*** Available data ***

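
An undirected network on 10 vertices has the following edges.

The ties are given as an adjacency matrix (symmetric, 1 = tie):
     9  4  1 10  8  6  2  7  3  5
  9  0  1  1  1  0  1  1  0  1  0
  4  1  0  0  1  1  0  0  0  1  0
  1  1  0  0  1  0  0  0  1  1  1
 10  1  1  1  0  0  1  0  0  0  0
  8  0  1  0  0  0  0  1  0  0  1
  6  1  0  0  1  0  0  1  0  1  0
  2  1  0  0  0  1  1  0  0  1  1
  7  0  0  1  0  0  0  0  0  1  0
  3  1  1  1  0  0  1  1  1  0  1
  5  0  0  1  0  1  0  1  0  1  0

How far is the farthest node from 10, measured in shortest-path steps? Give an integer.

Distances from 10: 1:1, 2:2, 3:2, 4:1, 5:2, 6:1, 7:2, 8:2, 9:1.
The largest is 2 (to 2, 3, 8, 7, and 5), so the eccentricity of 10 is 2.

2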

***
*** Available data ***

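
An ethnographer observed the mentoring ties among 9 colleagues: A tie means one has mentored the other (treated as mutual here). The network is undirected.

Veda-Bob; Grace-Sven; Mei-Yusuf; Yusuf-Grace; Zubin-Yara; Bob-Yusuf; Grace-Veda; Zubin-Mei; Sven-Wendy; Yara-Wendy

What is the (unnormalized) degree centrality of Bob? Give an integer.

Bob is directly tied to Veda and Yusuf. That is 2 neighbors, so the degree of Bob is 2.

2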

***
*** Available data ***

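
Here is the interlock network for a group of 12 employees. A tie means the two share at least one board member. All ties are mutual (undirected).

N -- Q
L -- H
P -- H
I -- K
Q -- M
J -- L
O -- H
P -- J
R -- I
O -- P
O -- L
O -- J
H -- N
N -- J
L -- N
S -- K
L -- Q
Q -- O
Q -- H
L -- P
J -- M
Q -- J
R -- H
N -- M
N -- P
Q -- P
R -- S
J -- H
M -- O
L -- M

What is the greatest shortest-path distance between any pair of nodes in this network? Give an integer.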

***

About this task: Return each line of the material in which the string "undirected" can be found.

Written reply:
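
An undirected network on 10 vertices has the following edges.
An ethnographer observed the mentoring ties among 9 colleagues: A tie means one has mentored the other (treated as mutual here). The network is undirected.
Here is the interlock network for a group of 12 employees. A tie means the two share at least one board member. All ties are mutual (undirected).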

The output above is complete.